### Requirement
Retype the records in full, keeping each character as it is.

### Listed records
################
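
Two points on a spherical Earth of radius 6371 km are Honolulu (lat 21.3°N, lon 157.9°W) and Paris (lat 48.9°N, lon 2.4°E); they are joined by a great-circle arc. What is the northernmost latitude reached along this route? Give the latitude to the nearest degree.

≈ 77°N

The great circle lies in the plane with unit normal n̂ = (p₁ × p₂)/|p₁ × p₂|.
Here n̂_z ≈ +0.217; the vertex latitude is φ_max = arccos|n̂_z| ≈ 77.5°.
Check via Clairaut: cos φ_max = |cos φ₁| · sin C = cos(21.3°)·sin(13.4°) ≈ 0.217, again giving ≈ 77.5°.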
################
### Response to the task
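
Two points on a spherical Earth of radius 6371 km are Honolulu (lat 21.3°N, lon 157.9°W) and Paris (lat 48.9°N, lon 2.4°E); they are joined by a great-circle arc. What is the northernmost latitude reached along this route? Give the latitude to the nearest degree.

≈ 77°N

The great circle lies in the plane with unit normal n̂ = (p₁ × p₂)/|p₁ × p₂|.
Here n̂_z ≈ +0.217; the vertex latitude is φ_max = arccos|n̂_z| ≈ 77.5°.
Check via Clairaut: cos φ_max = |cos φ₁| · sin C = cos(21.3°)·sin(13.4°) ≈ 0.217, again giving ≈ 77.5°.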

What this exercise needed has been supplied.